Material supplied —
━━━━━━━━━━

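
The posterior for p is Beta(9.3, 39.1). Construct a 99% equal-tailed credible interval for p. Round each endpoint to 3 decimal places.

Posterior: Beta(9.3, 39.1).
Equal-tailed 99% interval: the 0.005 and 0.995 quantiles of Beta(9.3, 39.1).
Posterior mean ≈ 0.192, SD ≈ 0.056; a Normal approximation gives roughly [0.048, 0.337].
Exact: F⁻¹(0.005) = 0.074; F⁻¹(0.995) = 0.357.

[0.074, 0.357]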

━━━━━━━━━━

Goal of the exercise — Print, exactly as written, each record in the listing above.

Response —
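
The posterior for p is Beta(9.3, 39.1). Construct a 99% equal-tailed credible interval for p. Round each endpoint to 3 decimal places.

Posterior: Beta(9.3, 39.1).
Equal-tailed 99% interval: the 0.005 and 0.995 quantiles of Beta(9.3, 39.1).
Posterior mean ≈ 0.192, SD ≈ 0.056; a Normal approximation gives roughly [0.048, 0.337].
Exact: F⁻¹(0.005) = 0.074; F⁻¹(0.995) = 0.357.

[0.074, 0.357]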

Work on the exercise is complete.